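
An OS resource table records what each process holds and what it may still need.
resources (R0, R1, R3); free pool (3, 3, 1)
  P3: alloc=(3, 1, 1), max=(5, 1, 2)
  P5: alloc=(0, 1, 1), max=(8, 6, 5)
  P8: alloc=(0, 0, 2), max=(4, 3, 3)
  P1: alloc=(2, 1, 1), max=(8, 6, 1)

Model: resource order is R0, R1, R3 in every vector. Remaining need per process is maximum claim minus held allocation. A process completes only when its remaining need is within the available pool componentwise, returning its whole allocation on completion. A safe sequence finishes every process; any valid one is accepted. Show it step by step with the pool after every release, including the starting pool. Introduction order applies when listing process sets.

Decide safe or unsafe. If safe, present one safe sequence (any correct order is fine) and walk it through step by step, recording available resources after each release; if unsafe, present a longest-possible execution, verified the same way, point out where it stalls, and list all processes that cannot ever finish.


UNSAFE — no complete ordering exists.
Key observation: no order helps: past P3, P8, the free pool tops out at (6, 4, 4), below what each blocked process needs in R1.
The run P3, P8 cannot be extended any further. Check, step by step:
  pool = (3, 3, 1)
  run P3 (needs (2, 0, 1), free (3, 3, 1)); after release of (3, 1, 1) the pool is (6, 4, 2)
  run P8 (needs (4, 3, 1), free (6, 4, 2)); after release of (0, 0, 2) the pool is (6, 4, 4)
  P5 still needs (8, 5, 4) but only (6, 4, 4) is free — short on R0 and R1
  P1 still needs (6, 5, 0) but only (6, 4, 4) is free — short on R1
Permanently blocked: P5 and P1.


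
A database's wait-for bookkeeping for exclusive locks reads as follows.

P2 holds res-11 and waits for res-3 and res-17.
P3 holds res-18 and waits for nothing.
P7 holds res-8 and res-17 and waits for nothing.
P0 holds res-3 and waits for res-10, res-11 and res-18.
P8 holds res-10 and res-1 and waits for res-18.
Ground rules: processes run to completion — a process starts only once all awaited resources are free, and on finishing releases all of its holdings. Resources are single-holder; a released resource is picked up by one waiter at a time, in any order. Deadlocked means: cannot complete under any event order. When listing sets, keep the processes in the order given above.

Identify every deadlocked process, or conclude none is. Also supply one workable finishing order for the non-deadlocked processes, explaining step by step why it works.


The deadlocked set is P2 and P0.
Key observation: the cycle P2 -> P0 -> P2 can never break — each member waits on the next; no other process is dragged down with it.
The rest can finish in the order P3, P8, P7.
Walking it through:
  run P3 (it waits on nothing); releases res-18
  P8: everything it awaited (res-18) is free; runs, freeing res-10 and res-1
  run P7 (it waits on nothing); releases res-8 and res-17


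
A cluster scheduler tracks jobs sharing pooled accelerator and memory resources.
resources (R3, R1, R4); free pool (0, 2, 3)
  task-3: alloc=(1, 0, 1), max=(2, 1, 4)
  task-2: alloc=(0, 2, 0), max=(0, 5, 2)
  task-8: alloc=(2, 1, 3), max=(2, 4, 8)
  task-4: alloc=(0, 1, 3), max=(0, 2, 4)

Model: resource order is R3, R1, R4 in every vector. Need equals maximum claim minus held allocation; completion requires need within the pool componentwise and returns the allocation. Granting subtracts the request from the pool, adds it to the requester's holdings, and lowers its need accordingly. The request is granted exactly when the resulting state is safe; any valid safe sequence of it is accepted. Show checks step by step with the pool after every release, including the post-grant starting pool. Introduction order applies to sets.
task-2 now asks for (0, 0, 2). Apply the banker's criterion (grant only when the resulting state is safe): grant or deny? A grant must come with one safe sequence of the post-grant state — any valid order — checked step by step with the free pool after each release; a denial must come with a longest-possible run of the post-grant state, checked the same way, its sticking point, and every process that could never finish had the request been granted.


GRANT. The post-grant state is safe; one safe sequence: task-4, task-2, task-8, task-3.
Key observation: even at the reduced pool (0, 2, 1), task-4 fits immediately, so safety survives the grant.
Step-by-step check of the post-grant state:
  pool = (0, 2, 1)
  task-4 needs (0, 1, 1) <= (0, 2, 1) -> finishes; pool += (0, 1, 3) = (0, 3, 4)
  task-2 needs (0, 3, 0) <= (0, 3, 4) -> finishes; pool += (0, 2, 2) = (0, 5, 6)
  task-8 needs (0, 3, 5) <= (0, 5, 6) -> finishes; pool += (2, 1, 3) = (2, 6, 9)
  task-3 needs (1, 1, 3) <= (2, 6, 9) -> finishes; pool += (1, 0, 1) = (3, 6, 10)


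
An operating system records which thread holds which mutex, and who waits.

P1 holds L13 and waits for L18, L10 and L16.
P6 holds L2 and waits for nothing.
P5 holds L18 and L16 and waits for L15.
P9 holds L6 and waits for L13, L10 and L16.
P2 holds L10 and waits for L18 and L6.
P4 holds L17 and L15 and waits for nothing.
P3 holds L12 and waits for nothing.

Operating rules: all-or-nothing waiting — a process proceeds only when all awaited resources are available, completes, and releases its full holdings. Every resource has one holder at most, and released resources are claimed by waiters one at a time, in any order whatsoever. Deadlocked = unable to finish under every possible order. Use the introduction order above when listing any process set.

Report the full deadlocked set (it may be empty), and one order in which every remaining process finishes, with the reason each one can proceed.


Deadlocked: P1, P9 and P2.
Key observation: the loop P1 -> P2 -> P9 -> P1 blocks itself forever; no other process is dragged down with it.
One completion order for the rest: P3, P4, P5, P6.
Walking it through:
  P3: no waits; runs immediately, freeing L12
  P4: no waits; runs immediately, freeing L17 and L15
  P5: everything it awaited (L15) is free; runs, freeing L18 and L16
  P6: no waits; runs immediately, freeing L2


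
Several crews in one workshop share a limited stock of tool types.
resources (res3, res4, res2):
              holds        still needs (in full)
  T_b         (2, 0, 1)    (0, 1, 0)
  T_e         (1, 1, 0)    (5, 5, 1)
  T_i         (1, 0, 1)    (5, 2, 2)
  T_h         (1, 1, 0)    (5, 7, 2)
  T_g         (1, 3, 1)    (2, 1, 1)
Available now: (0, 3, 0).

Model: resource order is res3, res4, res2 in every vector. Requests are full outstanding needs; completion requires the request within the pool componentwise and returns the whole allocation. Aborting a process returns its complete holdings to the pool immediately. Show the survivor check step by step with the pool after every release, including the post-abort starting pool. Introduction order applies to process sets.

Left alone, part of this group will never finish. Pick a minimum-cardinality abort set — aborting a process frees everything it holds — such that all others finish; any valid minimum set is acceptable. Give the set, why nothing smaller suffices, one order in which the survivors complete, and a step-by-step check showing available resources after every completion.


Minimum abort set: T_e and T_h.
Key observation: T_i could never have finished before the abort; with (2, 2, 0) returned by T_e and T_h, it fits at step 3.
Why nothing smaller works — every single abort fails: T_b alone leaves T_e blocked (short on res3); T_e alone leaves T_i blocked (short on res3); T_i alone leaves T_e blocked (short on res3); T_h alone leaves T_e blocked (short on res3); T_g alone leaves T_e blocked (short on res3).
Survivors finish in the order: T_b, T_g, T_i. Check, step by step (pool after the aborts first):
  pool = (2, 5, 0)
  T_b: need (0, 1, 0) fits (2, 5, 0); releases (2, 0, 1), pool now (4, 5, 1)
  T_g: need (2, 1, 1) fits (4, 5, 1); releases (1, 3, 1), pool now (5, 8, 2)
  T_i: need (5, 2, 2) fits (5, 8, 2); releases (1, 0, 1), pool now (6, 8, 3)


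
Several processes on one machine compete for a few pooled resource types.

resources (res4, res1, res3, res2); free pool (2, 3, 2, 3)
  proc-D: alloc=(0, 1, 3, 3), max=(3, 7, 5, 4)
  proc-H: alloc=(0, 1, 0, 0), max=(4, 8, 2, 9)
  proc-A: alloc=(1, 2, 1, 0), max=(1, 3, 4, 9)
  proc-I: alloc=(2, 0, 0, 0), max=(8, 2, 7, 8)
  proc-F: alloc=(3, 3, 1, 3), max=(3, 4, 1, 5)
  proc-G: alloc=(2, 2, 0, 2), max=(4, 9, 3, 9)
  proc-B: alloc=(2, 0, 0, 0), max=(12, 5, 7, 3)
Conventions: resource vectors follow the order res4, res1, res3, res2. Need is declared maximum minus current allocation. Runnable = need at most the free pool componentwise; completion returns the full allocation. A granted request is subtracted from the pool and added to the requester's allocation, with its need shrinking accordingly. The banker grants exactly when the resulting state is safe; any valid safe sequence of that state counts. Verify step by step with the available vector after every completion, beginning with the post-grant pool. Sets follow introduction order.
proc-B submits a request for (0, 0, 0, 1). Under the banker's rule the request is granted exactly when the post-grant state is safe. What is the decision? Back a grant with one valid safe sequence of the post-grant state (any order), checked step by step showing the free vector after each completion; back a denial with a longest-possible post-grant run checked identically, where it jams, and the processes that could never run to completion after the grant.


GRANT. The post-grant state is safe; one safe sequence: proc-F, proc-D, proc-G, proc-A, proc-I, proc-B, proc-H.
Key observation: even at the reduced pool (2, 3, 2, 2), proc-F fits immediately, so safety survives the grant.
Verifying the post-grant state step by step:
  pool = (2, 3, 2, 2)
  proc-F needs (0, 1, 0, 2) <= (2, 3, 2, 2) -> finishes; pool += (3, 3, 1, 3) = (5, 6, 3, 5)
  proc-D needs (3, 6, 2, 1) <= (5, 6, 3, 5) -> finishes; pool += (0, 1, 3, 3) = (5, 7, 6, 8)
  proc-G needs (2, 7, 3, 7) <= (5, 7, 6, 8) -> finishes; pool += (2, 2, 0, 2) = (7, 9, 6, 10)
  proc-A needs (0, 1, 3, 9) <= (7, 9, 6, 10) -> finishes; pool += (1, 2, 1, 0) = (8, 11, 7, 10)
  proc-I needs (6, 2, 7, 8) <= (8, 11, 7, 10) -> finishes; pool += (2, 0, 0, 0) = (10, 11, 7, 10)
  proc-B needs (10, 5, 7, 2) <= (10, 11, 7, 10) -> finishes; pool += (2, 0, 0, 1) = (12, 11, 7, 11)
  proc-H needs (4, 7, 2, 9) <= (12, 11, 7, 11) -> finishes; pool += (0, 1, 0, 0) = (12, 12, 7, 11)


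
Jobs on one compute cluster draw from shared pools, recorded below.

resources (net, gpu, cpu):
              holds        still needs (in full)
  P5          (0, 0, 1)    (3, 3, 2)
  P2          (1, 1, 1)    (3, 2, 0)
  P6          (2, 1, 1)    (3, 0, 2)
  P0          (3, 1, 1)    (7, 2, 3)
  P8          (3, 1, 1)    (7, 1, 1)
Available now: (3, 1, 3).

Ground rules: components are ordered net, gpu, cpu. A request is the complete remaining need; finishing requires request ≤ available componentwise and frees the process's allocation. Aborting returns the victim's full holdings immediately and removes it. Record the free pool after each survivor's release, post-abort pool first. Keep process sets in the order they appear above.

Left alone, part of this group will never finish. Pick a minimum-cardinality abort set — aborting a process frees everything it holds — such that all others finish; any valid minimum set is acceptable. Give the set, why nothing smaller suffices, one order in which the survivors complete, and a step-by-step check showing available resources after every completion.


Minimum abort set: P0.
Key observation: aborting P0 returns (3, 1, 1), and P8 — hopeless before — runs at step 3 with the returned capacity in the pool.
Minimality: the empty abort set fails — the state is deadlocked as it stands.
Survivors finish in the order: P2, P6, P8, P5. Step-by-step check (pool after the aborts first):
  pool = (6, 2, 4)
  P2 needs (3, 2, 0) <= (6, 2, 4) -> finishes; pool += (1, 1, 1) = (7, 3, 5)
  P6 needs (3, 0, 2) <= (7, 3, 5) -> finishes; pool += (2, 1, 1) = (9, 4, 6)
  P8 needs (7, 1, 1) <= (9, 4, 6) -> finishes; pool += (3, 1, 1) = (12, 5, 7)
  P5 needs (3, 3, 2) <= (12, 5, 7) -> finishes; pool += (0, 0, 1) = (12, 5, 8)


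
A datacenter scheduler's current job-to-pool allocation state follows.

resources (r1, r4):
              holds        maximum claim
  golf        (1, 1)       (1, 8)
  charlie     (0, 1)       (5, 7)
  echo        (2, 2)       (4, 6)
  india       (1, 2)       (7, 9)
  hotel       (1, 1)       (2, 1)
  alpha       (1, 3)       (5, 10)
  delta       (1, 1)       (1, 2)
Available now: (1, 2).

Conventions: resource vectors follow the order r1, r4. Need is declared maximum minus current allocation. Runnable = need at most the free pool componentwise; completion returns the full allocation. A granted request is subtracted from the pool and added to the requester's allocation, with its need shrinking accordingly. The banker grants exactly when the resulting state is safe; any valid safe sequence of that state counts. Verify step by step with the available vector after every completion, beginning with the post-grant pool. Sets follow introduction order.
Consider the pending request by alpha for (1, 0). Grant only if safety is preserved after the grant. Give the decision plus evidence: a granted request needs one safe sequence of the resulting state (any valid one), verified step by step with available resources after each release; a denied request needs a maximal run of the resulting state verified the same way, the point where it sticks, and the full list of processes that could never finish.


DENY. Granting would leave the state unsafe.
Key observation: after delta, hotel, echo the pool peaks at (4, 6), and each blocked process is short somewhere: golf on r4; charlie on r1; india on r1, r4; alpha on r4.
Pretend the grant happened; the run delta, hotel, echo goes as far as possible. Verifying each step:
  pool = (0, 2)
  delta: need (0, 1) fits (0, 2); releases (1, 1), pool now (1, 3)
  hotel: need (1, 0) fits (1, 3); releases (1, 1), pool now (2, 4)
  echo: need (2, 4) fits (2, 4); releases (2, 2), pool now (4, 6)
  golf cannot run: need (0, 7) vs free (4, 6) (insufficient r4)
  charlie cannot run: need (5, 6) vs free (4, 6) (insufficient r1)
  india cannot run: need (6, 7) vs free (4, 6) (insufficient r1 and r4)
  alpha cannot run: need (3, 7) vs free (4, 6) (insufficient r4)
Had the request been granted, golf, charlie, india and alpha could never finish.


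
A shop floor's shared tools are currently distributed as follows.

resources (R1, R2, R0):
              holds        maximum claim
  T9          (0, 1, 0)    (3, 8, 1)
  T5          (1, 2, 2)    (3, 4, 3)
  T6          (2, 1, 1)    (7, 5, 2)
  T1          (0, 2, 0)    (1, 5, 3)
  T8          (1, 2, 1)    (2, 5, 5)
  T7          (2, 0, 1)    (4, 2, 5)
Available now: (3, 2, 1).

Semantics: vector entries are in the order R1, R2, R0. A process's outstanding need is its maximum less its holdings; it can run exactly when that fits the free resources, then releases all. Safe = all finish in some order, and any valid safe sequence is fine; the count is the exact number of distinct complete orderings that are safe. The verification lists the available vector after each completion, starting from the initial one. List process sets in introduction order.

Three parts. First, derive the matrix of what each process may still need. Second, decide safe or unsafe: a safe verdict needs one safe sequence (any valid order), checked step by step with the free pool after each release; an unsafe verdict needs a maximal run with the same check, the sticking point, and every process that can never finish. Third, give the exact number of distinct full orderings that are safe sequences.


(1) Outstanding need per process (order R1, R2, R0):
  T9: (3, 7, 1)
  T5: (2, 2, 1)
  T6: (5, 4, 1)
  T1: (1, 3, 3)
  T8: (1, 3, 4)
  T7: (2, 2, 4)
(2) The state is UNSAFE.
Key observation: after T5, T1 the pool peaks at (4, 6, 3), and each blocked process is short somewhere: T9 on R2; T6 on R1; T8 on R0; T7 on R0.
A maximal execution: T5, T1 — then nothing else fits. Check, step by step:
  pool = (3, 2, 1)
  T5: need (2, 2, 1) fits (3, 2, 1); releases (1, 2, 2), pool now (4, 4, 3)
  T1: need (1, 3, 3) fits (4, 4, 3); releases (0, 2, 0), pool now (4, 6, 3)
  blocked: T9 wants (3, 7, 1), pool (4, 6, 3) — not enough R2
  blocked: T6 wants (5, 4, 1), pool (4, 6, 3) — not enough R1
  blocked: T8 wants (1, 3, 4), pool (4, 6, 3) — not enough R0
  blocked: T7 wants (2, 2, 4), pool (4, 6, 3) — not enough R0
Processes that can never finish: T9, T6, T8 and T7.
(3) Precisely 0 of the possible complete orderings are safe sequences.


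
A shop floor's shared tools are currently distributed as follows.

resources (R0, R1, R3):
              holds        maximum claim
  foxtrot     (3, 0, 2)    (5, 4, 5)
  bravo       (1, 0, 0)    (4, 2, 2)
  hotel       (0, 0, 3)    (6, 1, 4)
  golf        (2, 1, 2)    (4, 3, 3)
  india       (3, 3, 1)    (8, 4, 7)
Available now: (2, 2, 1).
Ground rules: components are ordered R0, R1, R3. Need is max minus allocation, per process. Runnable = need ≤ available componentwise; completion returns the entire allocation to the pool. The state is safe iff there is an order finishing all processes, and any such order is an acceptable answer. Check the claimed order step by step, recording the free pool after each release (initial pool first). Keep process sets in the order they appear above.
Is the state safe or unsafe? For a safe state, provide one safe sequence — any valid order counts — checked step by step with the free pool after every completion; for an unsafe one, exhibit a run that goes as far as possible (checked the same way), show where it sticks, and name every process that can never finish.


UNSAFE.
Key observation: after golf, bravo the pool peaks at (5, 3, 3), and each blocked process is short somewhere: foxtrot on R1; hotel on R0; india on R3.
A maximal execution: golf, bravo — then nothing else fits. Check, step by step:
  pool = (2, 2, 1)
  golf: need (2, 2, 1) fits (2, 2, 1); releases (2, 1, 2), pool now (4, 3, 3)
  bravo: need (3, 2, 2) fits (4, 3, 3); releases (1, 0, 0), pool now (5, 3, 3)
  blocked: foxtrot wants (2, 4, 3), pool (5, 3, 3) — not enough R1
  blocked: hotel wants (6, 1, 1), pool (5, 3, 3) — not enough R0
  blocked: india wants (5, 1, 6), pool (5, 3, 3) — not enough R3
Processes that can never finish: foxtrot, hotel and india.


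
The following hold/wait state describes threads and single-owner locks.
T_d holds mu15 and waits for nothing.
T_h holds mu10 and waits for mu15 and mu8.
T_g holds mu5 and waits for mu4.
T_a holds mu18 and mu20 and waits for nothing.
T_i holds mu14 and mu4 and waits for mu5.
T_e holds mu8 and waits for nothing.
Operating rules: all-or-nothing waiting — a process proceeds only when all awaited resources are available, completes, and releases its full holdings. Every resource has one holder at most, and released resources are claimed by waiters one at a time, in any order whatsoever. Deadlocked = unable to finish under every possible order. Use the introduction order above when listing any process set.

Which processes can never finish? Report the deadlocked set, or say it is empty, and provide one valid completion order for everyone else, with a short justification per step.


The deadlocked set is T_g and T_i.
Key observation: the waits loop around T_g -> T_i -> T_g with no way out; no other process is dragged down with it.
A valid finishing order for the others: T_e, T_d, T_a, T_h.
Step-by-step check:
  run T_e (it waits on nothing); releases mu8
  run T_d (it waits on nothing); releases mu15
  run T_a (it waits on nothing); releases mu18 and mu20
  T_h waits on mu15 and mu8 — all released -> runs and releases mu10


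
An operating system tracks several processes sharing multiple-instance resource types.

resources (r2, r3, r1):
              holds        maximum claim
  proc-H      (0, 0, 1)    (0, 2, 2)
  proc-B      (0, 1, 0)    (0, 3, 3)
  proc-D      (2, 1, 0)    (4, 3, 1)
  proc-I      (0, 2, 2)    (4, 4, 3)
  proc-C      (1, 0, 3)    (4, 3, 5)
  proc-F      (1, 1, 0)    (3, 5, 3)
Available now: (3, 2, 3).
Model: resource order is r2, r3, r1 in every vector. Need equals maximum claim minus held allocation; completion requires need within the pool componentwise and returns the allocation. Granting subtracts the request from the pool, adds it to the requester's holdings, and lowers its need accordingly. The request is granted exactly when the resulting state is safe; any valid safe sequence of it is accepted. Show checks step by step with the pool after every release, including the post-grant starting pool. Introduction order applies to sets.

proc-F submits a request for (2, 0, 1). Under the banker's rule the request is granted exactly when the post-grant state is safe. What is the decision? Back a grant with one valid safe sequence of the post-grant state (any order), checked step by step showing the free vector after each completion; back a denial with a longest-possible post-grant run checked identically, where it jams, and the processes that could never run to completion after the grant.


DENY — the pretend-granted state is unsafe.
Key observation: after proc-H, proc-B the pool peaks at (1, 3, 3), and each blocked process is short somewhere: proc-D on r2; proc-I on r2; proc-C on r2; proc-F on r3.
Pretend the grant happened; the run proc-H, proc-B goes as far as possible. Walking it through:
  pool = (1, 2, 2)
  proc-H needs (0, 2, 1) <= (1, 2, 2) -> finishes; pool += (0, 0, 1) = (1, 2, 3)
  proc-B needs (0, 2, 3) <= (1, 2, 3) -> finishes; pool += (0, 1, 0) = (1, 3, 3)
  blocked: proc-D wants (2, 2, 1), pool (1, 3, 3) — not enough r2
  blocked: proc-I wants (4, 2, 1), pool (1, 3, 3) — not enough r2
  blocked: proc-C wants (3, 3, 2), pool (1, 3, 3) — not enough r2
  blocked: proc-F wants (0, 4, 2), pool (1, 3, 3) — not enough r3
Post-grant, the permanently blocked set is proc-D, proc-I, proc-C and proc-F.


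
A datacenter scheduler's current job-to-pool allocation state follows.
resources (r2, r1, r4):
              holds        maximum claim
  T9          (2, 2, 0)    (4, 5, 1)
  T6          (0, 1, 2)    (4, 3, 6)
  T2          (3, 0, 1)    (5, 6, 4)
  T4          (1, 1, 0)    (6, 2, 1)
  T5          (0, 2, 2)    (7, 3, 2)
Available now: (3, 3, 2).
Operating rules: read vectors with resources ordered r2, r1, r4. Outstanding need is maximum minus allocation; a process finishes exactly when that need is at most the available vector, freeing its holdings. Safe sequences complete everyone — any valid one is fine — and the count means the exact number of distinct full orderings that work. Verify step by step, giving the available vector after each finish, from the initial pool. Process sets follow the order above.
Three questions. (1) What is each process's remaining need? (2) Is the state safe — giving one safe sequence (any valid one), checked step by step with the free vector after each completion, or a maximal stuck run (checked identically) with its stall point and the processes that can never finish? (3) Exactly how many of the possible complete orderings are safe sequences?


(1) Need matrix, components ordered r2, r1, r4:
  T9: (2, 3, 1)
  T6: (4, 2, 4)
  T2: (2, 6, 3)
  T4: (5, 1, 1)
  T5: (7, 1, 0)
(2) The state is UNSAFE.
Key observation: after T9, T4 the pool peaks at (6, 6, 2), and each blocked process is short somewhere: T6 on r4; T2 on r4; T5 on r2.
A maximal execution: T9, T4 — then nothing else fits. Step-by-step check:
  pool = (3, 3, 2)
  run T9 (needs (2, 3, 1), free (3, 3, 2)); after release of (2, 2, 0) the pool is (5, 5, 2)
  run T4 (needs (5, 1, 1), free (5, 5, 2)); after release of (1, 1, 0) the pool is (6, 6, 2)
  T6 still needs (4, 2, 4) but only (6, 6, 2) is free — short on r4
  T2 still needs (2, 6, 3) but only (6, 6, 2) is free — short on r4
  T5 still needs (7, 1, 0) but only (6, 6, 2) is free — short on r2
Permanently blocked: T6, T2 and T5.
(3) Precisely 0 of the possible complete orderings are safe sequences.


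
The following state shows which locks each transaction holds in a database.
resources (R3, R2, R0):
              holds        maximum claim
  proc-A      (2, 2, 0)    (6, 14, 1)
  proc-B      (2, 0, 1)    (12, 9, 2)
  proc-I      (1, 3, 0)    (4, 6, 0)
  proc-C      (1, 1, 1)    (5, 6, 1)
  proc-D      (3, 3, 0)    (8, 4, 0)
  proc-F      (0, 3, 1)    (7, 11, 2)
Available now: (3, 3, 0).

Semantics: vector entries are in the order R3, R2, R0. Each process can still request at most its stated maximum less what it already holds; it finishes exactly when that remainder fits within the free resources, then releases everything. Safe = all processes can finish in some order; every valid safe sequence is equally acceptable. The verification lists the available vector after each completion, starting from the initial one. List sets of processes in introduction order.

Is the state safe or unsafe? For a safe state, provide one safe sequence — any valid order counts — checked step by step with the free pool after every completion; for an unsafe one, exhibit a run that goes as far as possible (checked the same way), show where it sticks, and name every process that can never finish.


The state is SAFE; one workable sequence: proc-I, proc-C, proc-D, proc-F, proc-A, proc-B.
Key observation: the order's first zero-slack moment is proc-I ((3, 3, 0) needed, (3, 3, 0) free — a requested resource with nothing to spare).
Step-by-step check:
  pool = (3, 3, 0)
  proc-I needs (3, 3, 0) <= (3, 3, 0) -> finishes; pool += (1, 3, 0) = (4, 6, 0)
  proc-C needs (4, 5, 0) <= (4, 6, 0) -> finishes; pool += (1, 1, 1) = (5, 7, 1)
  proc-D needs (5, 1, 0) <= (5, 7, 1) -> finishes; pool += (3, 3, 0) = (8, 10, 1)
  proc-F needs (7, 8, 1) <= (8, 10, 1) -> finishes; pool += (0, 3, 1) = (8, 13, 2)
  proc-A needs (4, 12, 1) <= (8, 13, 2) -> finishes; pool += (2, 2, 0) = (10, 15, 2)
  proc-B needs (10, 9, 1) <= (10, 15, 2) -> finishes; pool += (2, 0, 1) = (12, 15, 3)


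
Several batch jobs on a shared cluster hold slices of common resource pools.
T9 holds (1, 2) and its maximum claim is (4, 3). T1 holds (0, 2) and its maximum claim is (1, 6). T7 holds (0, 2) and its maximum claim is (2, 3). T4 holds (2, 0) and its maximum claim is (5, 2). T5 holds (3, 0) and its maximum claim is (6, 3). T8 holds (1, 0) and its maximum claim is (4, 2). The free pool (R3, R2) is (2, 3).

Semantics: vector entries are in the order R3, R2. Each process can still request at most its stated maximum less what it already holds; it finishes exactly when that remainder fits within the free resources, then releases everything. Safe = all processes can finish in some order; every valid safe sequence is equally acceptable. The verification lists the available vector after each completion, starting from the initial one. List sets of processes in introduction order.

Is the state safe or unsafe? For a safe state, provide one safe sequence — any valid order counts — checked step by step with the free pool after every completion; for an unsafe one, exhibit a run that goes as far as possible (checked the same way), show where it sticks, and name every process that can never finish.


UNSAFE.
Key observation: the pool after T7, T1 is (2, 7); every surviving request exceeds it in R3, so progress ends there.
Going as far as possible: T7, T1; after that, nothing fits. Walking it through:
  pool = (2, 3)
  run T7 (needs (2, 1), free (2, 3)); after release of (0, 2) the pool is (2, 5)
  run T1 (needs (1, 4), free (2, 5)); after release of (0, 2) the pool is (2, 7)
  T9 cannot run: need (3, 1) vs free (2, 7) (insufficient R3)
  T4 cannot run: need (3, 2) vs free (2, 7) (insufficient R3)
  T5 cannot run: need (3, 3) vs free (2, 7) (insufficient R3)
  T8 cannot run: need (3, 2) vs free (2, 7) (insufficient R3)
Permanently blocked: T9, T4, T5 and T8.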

※ ※ ※

## Task requirements
Retype the listing from its first line onward, stopping after the line that contains "P1: alloc=(2, 1, 1), max=(8, 6, 1)" has been retyped in full.

## Solved problem
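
An OS resource table records what each process holds and what it may still need.
resources (R0, R1, R3); free pool (3, 3, 1)
  P3: alloc=(3, 1, 1), max=(5, 1, 2)
  P5: alloc=(0, 1, 1), max=(8, 6, 5)
  P8: alloc=(0, 0, 2), max=(4, 3, 3)
  P1: alloc=(2, 1, 1), max=(8, 6, 1)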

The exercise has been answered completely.